* What you should do *
What is needed is an exact transcription of the line with "A city's market for vaccines: market" and all the lines that follow it in the entries below; add nothing else.

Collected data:
========================================================================
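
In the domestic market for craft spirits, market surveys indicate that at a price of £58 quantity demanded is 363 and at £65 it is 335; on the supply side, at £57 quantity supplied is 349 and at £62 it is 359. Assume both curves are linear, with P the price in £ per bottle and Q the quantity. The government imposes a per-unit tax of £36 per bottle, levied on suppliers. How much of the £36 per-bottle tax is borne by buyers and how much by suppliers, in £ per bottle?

Demand slope: (335 − 363)/(65 − 58) = -4, so Qd = 595 − 4P.
Supply slope: (359 − 349)/(62 − 57) = 2, so Qs = 2P + 235.
Before the tax: set 595 − 4P = 2P + 235 → P* = £60, Q* = 355.
With the tax collected from suppliers, supply shifts: Qs = 2(P − 36) + 235.
Solving gives Q = 307 with buyers paying £72 and suppliers receiving £36 (the £36 wedge).
Burden on buyers: £12; on suppliers: £24. (They sum to £36.)
The less price-elastic side of the market bears the larger share of a per-unit tax.

Buyers bear £12 per bottle; suppliers bear £24 per bottle.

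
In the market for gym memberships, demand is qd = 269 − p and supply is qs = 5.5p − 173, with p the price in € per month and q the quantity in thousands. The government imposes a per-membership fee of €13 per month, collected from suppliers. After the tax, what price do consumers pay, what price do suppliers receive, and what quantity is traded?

Without the tax, 269 − p = 5.5p − 173 gives 6.5p = 442, so p* = €68 and q* = 201.
With the tax collected from suppliers, supply shifts: qs = 5.5(p − 13) − 173.
New equilibrium: consumers pay €79, suppliers receive €66, q = 190. (Wedge: pb − ps = 13.)

Consumers pay €79; suppliers receive €66; quantity = 190.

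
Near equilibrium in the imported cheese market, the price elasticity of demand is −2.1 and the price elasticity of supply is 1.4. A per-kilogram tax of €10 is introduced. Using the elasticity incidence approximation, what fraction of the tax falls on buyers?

Incidence ratio: buyers' share ≈ εs / (εs + |εd|) = 1.4 / (1.4 + 2.1) = 0.4.
Supply is the less elastic side, so buyers bear the smaller share.

Buyers' share ≈ 0.4.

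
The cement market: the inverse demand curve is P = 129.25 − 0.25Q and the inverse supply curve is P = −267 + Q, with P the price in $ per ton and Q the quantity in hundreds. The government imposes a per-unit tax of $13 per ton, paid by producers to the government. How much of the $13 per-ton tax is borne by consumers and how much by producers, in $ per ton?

Rewrite in direct form: Qd = 517 − 4P and Qs = P + 267.
Before the tax: set 517 − 4P = P + 267 → P* = $50, Q* = 317.
With the tax collected from producers, supply shifts: Qs = (P − 13) + 267.
Solving gives Q = 306.6 with consumers paying $52.6 and producers receiving $39.6 (the $13 wedge).
Burden on consumers: $2.6; on producers: $10.4. (They sum to $13.)
The less price-elastic side of the market bears the larger share of a per-unit tax.

Consumers bear $2.6 per ton; producers bear $10.4 per ton.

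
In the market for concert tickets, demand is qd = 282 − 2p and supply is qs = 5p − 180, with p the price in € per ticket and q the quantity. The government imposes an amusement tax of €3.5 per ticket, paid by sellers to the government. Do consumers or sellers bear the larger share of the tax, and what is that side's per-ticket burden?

Consumers bear the larger share: €2.5 per ticket.

Before the tax: set 282 − 2p = 5p − 180 → p* = €66, q* = 150.
With the tax collected from sellers, supply shifts: qs = 5(p − 3.5) − 180.
Solving gives q = 145 with consumers paying €68.5 and sellers receiving €65 (the €3.5 wedge).
Per-ticket burden: consumers €2.5, sellers €1.
Consumers take the larger share because demand is less price-elastic here (demand slope 2 vs supply slope 5).
The less price-elastic side of the market bears the larger share of a per-unit tax.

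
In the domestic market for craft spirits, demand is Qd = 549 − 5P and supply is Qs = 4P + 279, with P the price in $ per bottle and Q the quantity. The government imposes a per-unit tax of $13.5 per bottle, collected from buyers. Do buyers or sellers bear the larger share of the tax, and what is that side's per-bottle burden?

Before the tax: set 549 − 5P = 4P + 279 → P* = $30, Q* = 399.
With the tax collected from buyers, demand (in seller-price terms) shifts: Qd = 549 − 5(P + 13.5).
New equilibrium: buyers pay $36, sellers receive $22.5, Q = 369. (Wedge: Pb − Ps = 13.5.)
Per-bottle burden: buyers $6, sellers $7.5.
Sellers take the larger share because supply is less price-elastic here (demand slope 5 vs supply slope 4).

Sellers bear the larger share: $7.5 per bottle.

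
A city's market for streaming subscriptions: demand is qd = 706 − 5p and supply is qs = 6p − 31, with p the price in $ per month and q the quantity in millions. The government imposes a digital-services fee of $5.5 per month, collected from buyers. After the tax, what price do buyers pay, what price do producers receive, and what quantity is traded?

Buyers pay $70; producers receive $64.5; quantity = 356.

Without the tax, 706 − 5p = 6p − 31 gives 11p = 737, so p* = $67 and q* = 371.
With the tax collected from buyers, demand (in seller-price terms) shifts: qd = 706 − 5(p + 5.5).
New equilibrium: buyers pay $70, producers receive $64.5, q = 356. (Wedge: pb − ps = 5.5.)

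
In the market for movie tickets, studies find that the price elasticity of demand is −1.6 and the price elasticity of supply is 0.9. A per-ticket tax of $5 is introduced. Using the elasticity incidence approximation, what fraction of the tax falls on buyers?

Incidence ratio: buyers' share ≈ εs / (εs + |εd|) = 0.9 / (0.9 + 1.6) = 0.36.
Supply is the less elastic side, so buyers bear the smaller share.

Buyers' share ≈ 0.36.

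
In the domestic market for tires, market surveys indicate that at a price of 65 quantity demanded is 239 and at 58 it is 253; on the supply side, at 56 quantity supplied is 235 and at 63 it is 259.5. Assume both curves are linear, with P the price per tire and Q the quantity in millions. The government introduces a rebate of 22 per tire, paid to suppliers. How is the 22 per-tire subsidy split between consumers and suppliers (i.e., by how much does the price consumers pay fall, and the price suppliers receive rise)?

Demand slope: (253 − 239)/(58 − 65) = -2, so Qd = 369 − 2P.
Supply slope: (259.5 − 235)/(63 − 56) = 3.5, so Qs = 3.5P + 39.
Before the subsidy: set 369 − 2P = 3.5P + 39 → P* = 60, Q* = 249.
With a per-unit subsidy paid to suppliers, each receives P + 22 per unit sold, so supply becomes Qs = 3.5(P + 22) + 39.
New equilibrium: consumers pay 46, suppliers receive 68, Q = 277. (Wedge: Pb − Ps = −22.)
Gain to consumers: 14; to suppliers: 8. (They sum to 22.)

Consumers gain 14 per tire; suppliers gain 8 per tire.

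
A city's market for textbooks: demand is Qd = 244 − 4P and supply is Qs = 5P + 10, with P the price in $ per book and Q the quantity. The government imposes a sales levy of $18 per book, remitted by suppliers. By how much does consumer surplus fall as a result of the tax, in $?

Consumer surplus falls by $1200.

Before the tax: set 244 − 4P = 5P + 10 → P* = $26, Q* = 140.
With the tax collected from suppliers, supply shifts: Qs = 5(P − 18) + 10.
Solving gives Q = 100 with consumers paying $36 and suppliers receiving $18 (the $18 wedge).
ΔCS is the trapezoid between Q = 100 and Q = 140 of height $10: ½ · (140 + 100) · 10 = $1200.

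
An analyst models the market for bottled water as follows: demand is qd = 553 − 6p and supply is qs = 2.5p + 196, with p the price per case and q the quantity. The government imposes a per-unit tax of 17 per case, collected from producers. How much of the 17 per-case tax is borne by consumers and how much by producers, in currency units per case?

Consumers bear 5 per case; producers bear 12 per case.

Before the tax: set 553 − 6p = 2.5p + 196 → p* = 42, q* = 301.
With the tax collected from producers, supply shifts: qs = 2.5(p − 17) + 196.
New equilibrium: consumers pay 47, producers receive 30, q = 271. (Wedge: pb − ps = 17.)
Burden on consumers: 5; on producers: 12. (They sum to 17.)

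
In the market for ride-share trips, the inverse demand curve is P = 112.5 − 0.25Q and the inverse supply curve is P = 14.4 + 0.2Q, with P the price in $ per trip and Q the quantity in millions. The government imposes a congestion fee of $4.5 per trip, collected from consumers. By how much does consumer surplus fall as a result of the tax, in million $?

Inverting to Q(P) form: Qd = 450 − 4P; Qs = 5P − 72.
Before the tax: set 450 − 4P = 5P − 72 → P* = $58, Q* = 218.
With the tax collected from consumers, demand (in seller-price terms) shifts: Qd = 450 − 4(P + 4.5).
Solving gives Q = 208 with consumers paying $60.5 and sellers receiving $56 (the $4.5 wedge).
ΔCS is the trapezoid between Q = 208 and Q = 218 of height $2.5: ½ · (218 + 208) · 2.5 = $532.5.

Consumer surplus falls by $532.5 million.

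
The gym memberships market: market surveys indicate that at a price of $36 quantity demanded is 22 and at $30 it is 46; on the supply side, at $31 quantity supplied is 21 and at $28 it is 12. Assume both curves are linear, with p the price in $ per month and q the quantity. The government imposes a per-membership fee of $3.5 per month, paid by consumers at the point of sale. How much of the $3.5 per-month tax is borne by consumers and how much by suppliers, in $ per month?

Consumers bear $1.5 per month; suppliers bear $2 per month.

Demand slope: (46 − 22)/(30 − 36) = -4, so qd = 166 − 4p.
Supply slope: (12 − 21)/(28 − 31) = 3, so qs = 3p − 72.
Before the tax: set 166 − 4p = 3p − 72 → p* = $34, q* = 30.
With the tax collected from consumers, demand (in seller-price terms) shifts: qd = 166 − 4(p + 3.5).
Solving gives q = 24 with consumers paying $35.5 and suppliers receiving $32 (the $3.5 wedge).
Burden on consumers: $1.5; on suppliers: $2. (They sum to $3.5.)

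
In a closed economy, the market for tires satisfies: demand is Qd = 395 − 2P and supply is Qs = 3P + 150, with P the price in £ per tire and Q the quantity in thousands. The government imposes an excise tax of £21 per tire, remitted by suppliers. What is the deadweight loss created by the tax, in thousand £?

Deadweight loss = £264.6 thousand.

Before the tax: set 395 − 2P = 3P + 150 → P* = £49, Q* = 297.
With the tax collected from suppliers, supply shifts: Qs = 3(P − 21) + 150.
Solving gives Q = 271.8 with buyers paying £61.6 and suppliers receiving £40.6 (the £21 wedge).
Quantity falls by |ΔQ| = |297 − 271.8| = 25.2.
DWL = ½ · t · |ΔQ| = ½ · 21 · 25.2 = £264.6.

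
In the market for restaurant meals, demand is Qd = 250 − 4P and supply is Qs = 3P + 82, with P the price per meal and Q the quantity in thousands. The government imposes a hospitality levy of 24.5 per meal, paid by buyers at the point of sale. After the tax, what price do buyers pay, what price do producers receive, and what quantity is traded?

Before the tax: set 250 − 4P = 3P + 82 → P* = 24, Q* = 154.
With the tax collected from buyers, demand (in seller-price terms) shifts: Qd = 250 − 4(P + 24.5).
Solving gives Q = 112 with buyers paying 34.5 and producers receiving 10 (the 24.5 wedge).
The less price-elastic side of the market bears the larger share of a per-unit tax.

Buyers pay 34.5; producers receive 10; quantity = 112.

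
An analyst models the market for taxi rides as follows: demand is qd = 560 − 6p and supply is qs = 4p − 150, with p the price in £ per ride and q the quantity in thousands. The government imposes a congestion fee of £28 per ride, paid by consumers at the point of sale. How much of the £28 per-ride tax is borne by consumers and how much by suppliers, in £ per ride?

Consumers bear £11.2 per ride; suppliers bear £16.8 per ride.

Before the tax: set 560 − 6p = 4p − 150 → p* = £71, q* = 134.
With the tax collected from consumers, demand (in seller-price terms) shifts: qd = 560 − 6(p + 28).
New equilibrium: consumers pay £82.2, suppliers receive £54.2, q = 66.8. (Wedge: pb − ps = 28.)
Burden on consumers: £11.2; on suppliers: £16.8. (They sum to £28.)
The less price-elastic side of the market bears the larger share of a per-unit tax.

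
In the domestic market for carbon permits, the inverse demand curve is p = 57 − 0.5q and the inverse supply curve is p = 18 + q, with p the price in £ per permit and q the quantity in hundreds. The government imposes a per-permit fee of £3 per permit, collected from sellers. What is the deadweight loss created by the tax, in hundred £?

Inverting to q(p) form: qd = 114 − 2p; qs = p − 18.
Before the tax: set 114 − 2p = p − 18 → p* = £44, q* = 26.
With the tax collected from sellers, supply shifts: qs = (p − 3) − 18.
New equilibrium: consumers pay £45, sellers receive £42, q = 24. (Wedge: pb − ps = 3.)
Quantity falls by |ΔQ| = |26 − 24| = 2.
DWL = ½ · t · |ΔQ| = ½ · 3 · 2 = £3.

Deadweight loss = £3 hundred.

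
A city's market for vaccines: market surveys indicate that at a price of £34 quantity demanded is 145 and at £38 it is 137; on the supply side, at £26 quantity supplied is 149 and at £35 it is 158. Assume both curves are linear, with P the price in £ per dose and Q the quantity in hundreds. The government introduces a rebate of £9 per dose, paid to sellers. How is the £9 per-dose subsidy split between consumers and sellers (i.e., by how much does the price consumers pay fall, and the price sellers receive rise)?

Consumers gain £3 per dose; sellers gain £6 per dose.

Demand slope: (137 − 145)/(38 − 34) = -2, so Qd = 213 − 2P.
Supply slope: (158 − 149)/(35 − 26) = 1, so Qs = P + 123.
Without the subsidy, 213 − 2P = P + 123 gives 3P = 90, so P* = £30 and Q* = 153.
With a per-unit subsidy paid to sellers, each receives P + 9 per unit sold, so supply becomes Qs = (P + 9) + 123.
New equilibrium: consumers pay £27, sellers receive £36, Q = 159. (Wedge: Pb − Ps = −9.)
Gain to consumers: £3; to sellers: £6. (They sum to £9.)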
========================================================================
* Solution to this task *
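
A city's market for vaccines: market surveys indicate that at a price of £34 quantity demanded is 145 and at £38 it is 137; on the supply side, at £26 quantity supplied is 149 and at £35 it is 158. Assume both curves are linear, with P the price in £ per dose and Q the quantity in hundreds. The government introduces a rebate of £9 per dose, paid to sellers. How is the £9 per-dose subsidy split between consumers and sellers (i.e., by how much does the price consumers pay fall, and the price sellers receive rise)?

Consumers gain £3 per dose; sellers gain £6 per dose.

Demand slope: (137 − 145)/(38 − 34) = -2, so Qd = 213 − 2P.
Supply slope: (158 − 149)/(35 − 26) = 1, so Qs = P + 123.
Without the subsidy, 213 − 2P = P + 123 gives 3P = 90, so P* = £30 and Q* = 153.
With a per-unit subsidy paid to sellers, each receives P + 9 per unit sold, so supply becomes Qs = (P + 9) + 123.
New equilibrium: consumers pay £27, sellers receive £36, Q = 159. (Wedge: Pb − Ps = −9.)
Gain to consumers: £3; to sellers: £6. (They sum to £9.)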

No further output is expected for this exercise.